- **Task directions**
Read the listing below and copy out every line that holds "region".

- **Data for the task**
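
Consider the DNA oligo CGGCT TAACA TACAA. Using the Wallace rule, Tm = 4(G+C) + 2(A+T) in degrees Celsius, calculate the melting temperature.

42°C

T=3, G=2, C=4, A=6
AT pairs contribute 9, GC pairs contribute 6.
Tm = 2(9) + 4(6) = 18 + 24 = 42°C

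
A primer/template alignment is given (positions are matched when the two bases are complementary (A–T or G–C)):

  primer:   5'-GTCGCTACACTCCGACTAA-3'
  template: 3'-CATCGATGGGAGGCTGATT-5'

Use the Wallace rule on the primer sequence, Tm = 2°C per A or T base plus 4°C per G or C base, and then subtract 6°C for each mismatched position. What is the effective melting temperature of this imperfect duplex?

Primer base counts: A=5, T=4, G=3, C=7 → A+T=9, G+C=10
Perfect-match Tm = 2(9) + 4(10) = 18 + 40 = 58°C
Mismatches (positions where the bases are not complementary): 2 (at positions 3, 9)
Effective Tm = 58 − 2×6 = 58 − 12 = 46°C

46°C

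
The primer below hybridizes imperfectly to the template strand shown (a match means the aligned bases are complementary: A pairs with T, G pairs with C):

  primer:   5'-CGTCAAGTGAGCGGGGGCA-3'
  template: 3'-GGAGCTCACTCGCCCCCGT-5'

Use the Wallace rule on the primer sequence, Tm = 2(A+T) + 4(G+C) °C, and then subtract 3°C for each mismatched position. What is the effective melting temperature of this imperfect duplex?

58°C

Primer base counts: A=4, T=2, G=9, C=4 → A+T=6, G+C=13
Perfect-match Tm = 2(6) + 4(13) = 12 + 52 = 64°C
Mismatches (positions where the bases are not complementary): 2 (at positions 2, 5)
Effective Tm = 64 − 2×3 = 64 − 6 = 58°C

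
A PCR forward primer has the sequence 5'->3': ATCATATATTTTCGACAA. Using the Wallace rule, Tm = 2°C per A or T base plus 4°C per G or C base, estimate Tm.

G=1, A=7, C=3, T=7
A+T = 14, G+C = 4
Tm = 2(14) + 4(4) = 28 + 16 = 44°C

44°C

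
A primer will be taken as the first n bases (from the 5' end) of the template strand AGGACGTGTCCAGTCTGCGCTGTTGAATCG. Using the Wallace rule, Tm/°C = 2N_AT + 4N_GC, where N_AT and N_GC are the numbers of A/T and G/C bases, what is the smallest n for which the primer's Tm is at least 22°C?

First 6 bases: AGGACG → Tm = 20°C (< 22°C)
First 7 bases: AGGACGT → Tm = 22°C (≥ 22°C)
Since every base adds ≥2°C, Tm only increases with n, so the threshold is first crossed at n = 7.

n = 7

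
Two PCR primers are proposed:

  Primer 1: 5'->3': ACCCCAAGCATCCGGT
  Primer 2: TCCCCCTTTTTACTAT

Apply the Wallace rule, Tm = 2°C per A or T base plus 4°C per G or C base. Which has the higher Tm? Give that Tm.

Primer 1, 52°C

Primer 1: A+T=6, G+C=10 → Tm = 2(6)+4(10) = 52°C
Primer 2: A+T=10, G+C=6 → Tm = 2(10)+4(6) = 44°C
52°C vs 44°C → primer 1 is higher.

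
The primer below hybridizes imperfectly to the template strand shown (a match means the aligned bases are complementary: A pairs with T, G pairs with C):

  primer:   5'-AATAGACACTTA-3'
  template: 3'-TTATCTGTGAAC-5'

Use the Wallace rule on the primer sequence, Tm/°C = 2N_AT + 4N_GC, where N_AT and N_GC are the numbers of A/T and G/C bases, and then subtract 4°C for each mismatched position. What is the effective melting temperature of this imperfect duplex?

26°C

Primer base counts: A=6, T=3, G=1, C=2 → A+T=9, G+C=3
Perfect-match Tm = 2(9) + 4(3) = 18 + 12 = 30°C
Mismatches (positions where the bases are not complementary): 1 (at position 12)
Effective Tm = 30 − 1×4 = 30 − 4 = 26°C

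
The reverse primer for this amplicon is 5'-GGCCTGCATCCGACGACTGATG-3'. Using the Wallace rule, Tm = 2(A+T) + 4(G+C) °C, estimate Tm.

G=7, A=4, T=4, C=7
AT pairs contribute 8, GC pairs contribute 14.
Tm = 4·14 + 2·8 = 56 + 16 = 72°C

72°C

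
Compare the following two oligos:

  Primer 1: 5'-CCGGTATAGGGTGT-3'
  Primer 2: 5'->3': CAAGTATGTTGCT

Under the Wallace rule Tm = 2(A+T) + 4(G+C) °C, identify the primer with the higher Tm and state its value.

Primer 1, 44°C

Primer 1: A+T=6, G+C=8 → Tm = 2(6)+4(8) = 44°C
Primer 2: A+T=8, G+C=5 → Tm = 2(8)+4(5) = 36°C
44°C vs 36°C → primer 1 is higher.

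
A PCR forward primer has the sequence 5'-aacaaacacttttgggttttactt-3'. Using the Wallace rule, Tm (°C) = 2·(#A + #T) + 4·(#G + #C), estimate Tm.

62°C

Scanning the sequence gives G=3, A=7, T=10, C=4.
So N_AT = 17 and N_GC = 7.
Tm = 4·7 + 2·17 = 28 + 34 = 62°C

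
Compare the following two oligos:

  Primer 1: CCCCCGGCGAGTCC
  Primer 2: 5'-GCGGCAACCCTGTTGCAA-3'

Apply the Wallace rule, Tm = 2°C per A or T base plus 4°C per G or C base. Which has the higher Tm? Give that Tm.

Primer 2, 58°C

Primer 1: A+T=2, G+C=12 → Tm = 2(2)+4(12) = 52°C
Primer 2: A+T=7, G+C=11 → Tm = 2(7)+4(11) = 58°C
52°C vs 58°C → primer 2 is higher.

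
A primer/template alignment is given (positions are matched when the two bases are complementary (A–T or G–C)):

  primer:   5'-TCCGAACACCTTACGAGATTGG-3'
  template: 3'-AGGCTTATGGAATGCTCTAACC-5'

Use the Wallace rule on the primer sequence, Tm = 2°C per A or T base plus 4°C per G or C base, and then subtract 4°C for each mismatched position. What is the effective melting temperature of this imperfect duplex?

Primer base counts: A=6, T=5, G=5, C=6 → A+T=11, G+C=11
Perfect-match Tm = 2(11) + 4(11) = 22 + 44 = 66°C
Mismatches (positions where the bases are not complementary): 1 (at position 7)
Effective Tm = 66 − 1×4 = 66 − 4 = 62°C

62°C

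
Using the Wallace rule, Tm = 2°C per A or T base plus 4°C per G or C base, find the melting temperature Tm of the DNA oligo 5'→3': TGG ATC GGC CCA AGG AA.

54°C

Counting bases: G=6, T=2, C=4, A=5
AT pairs contribute 7, GC pairs contribute 10.
Tm = 4·10 + 2·7 = 40 + 14 = 54°C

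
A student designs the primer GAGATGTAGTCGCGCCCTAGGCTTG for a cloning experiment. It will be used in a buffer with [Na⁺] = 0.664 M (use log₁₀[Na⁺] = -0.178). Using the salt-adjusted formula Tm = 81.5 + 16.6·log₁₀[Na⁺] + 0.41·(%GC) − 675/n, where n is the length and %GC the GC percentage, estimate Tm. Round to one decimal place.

Length n = 25. Counting bases: G=9, T=6, C=6, A=4
G+C = 15, so %GC = 15/25 × 100 = 60%
Salt term: 16.6 × (-0.178) = -2.955
GC term: 0.41 × 60 = 24.6; length term: −675/25 = −27
Tm = 81.5 + (-2.955) + 24.6 − 27 = 76.145 → 76.1°C

76.1°C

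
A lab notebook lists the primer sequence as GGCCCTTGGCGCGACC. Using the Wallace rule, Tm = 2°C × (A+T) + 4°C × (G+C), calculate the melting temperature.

A=1, G=6, C=7, T=2
AT pairs contribute 3, GC pairs contribute 13.
Tm = 2(3) + 4(13) = 6 + 52 = 58°C

58°C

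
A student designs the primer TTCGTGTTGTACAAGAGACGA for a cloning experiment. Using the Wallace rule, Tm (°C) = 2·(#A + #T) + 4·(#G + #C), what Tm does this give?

Counting bases: C=3, G=6, A=6, T=6
A+T = 12, G+C = 9
Tm = 2(12) + 4(9) = 24 + 36 = 60°C

60°C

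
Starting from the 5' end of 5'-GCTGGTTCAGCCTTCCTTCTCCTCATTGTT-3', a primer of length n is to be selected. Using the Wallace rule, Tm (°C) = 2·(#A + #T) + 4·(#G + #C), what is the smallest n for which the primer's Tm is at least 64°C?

n = 21

First 20 bases: GCTGGTTCAGCCTTCCTTCT → Tm = 62°C (< 64°C)
First 21 bases: GCTGGTTCAGCCTTCCTTCTC → Tm = 66°C (≥ 64°C)
Each additional base adds 2°C (A/T) or 4°C (G/C), so Tm is non-decreasing in n; n = 21 is the first length to reach 64°C.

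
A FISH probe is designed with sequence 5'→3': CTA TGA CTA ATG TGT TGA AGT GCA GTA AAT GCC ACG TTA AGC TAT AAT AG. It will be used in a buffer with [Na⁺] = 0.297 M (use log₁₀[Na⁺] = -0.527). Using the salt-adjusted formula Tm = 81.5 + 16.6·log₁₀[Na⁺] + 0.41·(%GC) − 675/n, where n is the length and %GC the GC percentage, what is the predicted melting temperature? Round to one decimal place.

74.0°C

Length n = 50. Base counts: T=15, G=11, A=17, C=7
G+C = 18, so %GC = 18/50 × 100 = 36%
Salt term: 16.6 × (-0.527) = -8.748
GC term: 0.41 × 36 = 14.76; length term: −675/50 = −13.5
Tm = 81.5 + (-8.748) + 14.76 − 13.5 = 74.012 → 74.0°C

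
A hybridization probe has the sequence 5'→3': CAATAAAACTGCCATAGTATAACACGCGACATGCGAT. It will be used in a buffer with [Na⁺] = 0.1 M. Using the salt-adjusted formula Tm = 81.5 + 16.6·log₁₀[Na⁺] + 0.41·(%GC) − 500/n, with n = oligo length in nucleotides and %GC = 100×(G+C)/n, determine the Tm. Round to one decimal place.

68.0°C

Length n = 37. A=15, T=7, G=6, C=9
G+C = 15, so %GC = 15/37 × 100 = 40.541%
Salt term: 16.6 × (-1) = -16.6
GC term: 0.41 × 40.541 = 16.622; length term: −500/37 = −13.514
Tm = 81.5 + (-16.6) + 16.622 − 13.514 = 68.008 → 68.0°C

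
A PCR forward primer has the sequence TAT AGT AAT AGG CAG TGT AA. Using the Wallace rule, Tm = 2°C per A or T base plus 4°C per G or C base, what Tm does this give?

Base counts: G=5, C=1, T=6, A=8
So N_AT = 14 and N_GC = 6.
Tm = 2×14 + 4×6 = 52°C

52°C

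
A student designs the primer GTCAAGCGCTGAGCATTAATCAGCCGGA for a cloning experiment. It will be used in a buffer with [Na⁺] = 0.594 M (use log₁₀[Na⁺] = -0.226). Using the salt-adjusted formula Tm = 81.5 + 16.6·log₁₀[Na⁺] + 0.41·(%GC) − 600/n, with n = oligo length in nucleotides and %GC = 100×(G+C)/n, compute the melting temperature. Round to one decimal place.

Length n = 28. C=7, T=5, A=8, G=8
G+C = 15, so %GC = 15/28 × 100 = 53.571%
Salt term: 16.6 × (-0.226) = -3.752
GC term: 0.41 × 53.571 = 21.964; length term: −600/28 = −21.429
Tm = 81.5 + (-3.752) + 21.964 − 21.429 = 78.283 → 78.3°C

78.3°C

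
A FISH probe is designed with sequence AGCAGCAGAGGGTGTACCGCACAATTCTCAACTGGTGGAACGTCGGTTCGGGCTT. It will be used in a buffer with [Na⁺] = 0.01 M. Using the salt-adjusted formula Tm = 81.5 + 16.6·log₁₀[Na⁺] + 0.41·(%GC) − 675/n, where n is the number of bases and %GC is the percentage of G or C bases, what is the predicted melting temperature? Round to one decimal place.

Length n = 55. Scanning the sequence gives C=13, T=12, A=12, G=18.
G+C = 31, so %GC = 31/55 × 100 = 56.364%
Salt term: 16.6 × (-2) = -33.2
GC term: 0.41 × 56.364 = 23.109; length term: −675/55 = −12.273
Tm = 81.5 + (-33.2) + 23.109 − 12.273 = 59.136 → 59.1°C

59.1°C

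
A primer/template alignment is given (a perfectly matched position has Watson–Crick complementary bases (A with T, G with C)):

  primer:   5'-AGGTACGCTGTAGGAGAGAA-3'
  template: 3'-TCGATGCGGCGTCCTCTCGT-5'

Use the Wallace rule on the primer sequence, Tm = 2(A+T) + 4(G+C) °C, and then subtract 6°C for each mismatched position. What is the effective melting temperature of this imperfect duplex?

Primer base counts: A=7, T=3, G=8, C=2 → A+T=10, G+C=10
Perfect-match Tm = 2(10) + 4(10) = 20 + 40 = 60°C
Mismatches (positions where the bases are not complementary): 4 (at positions 3, 9, 11, 19)
Effective Tm = 60 − 4×6 = 60 − 24 = 36°C

36°C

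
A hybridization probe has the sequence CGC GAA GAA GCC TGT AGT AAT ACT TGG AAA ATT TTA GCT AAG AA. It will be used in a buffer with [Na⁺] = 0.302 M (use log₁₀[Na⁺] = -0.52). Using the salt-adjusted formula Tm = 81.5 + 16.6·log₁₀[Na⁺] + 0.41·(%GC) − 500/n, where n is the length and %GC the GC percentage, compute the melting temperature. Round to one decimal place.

Length n = 44. Scanning the sequence gives A=17, T=11, C=6, G=10.
G+C = 16, so %GC = 16/44 × 100 = 36.364%
Salt term: 16.6 × (-0.52) = -8.632
GC term: 0.41 × 36.364 = 14.909; length term: −500/44 = −11.364
Tm = 81.5 + (-8.632) + 14.909 − 11.364 = 76.413 → 76.4°C

76.4°C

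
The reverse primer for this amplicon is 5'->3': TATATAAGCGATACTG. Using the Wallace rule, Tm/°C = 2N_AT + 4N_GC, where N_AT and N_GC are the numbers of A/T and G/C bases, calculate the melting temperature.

42°C

Counting bases: C=2, A=6, T=5, G=3
So N_AT = 11 and N_GC = 5.
Tm = 2(11) + 4(5) = 22 + 20 = 42°C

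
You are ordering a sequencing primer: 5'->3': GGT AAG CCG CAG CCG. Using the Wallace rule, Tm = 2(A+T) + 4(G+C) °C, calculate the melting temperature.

Scanning the sequence gives A=3, T=1, G=6, C=5.
AT pairs contribute 4, GC pairs contribute 11.
Tm = 2×4 + 4×11 = 52°C

52°C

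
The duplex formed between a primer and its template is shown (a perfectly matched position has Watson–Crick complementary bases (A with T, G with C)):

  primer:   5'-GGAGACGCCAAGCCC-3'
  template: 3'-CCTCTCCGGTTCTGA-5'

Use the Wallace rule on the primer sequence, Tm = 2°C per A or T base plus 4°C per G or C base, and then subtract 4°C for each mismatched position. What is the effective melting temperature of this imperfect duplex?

40°C

Primer base counts: A=4, T=0, G=5, C=6 → A+T=4, G+C=11
Perfect-match Tm = 2(4) + 4(11) = 8 + 44 = 52°C
Mismatches (positions where the bases are not complementary): 3 (at positions 6, 13, 15)
Effective Tm = 52 − 3×4 = 52 − 12 = 40°C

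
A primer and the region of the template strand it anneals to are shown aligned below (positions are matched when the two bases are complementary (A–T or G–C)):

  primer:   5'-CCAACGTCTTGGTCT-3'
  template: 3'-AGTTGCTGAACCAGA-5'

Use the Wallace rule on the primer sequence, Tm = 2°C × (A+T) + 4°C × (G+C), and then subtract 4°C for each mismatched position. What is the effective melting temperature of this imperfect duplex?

Primer base counts: A=2, T=5, G=3, C=5 → A+T=7, G+C=8
Perfect-match Tm = 2(7) + 4(8) = 14 + 32 = 46°C
Mismatches (positions where the bases are not complementary): 2 (at positions 1, 7)
Effective Tm = 46 − 2×4 = 46 − 8 = 38°C

38°C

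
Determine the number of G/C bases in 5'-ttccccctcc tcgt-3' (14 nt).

G=1, T=5, A=0, C=8
Total G or C: 1 + 8 = 9

9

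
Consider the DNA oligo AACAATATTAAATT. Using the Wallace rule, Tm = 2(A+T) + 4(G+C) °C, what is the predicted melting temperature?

30°C

Scanning the sequence gives T=5, A=8, C=1, G=0.
So N_AT = 13 and N_GC = 1.
Tm = 2×13 + 4×1 = 30°C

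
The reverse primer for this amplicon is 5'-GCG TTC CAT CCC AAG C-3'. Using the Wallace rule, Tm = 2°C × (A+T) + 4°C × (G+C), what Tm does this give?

T=3, A=3, C=7, G=3
A+T = 6, G+C = 10
Tm = 2×6 + 4×10 = 52°C

52°C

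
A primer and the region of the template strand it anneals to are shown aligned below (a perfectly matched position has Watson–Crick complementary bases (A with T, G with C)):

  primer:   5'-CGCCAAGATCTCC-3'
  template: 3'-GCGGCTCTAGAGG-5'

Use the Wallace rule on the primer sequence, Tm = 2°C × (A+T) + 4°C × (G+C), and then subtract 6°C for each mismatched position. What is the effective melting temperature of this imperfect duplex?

36°C

Primer base counts: A=3, T=2, G=2, C=6 → A+T=5, G+C=8
Perfect-match Tm = 2(5) + 4(8) = 10 + 32 = 42°C
Mismatches (positions where the bases are not complementary): 1 (at position 5)
Effective Tm = 42 − 1×6 = 42 − 6 = 36°C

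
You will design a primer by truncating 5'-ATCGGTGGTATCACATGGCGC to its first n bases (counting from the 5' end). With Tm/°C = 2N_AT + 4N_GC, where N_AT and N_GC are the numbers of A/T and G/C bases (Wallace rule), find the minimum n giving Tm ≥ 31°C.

n = 11

First 10 bases: ATCGGTGGTA → Tm = 30°C (< 31°C)
First 11 bases: ATCGGTGGTAT → Tm = 32°C (≥ 31°C)
Since every base adds ≥2°C, Tm only increases with n, so the threshold is first crossed at n = 11.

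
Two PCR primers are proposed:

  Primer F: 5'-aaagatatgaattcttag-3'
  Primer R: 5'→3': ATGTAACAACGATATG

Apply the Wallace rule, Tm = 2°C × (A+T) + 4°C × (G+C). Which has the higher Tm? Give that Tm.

Primer F: A+T=14, G+C=4 → Tm = 2(14)+4(4) = 44°C
Primer R: A+T=11, G+C=5 → Tm = 2(11)+4(5) = 42°C
44°C vs 42°C → primer F is higher.

Primer F, 44°C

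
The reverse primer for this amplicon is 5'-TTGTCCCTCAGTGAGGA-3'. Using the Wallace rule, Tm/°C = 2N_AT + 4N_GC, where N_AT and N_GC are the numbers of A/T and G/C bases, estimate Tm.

52°C

Counting bases: T=5, G=5, C=4, A=3
A+T = 8, G+C = 9
Tm = 2×8 + 4×9 = 52°C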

- **Your solution**
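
A primer and the region of the template strand it anneals to are shown aligned below (positions are matched when the two bases are complementary (A–T or G–C)):
A primer and the region of the template strand it anneals to are shown aligned below (a perfectly matched position has Watson–Crick complementary bases (A with T, G with C)):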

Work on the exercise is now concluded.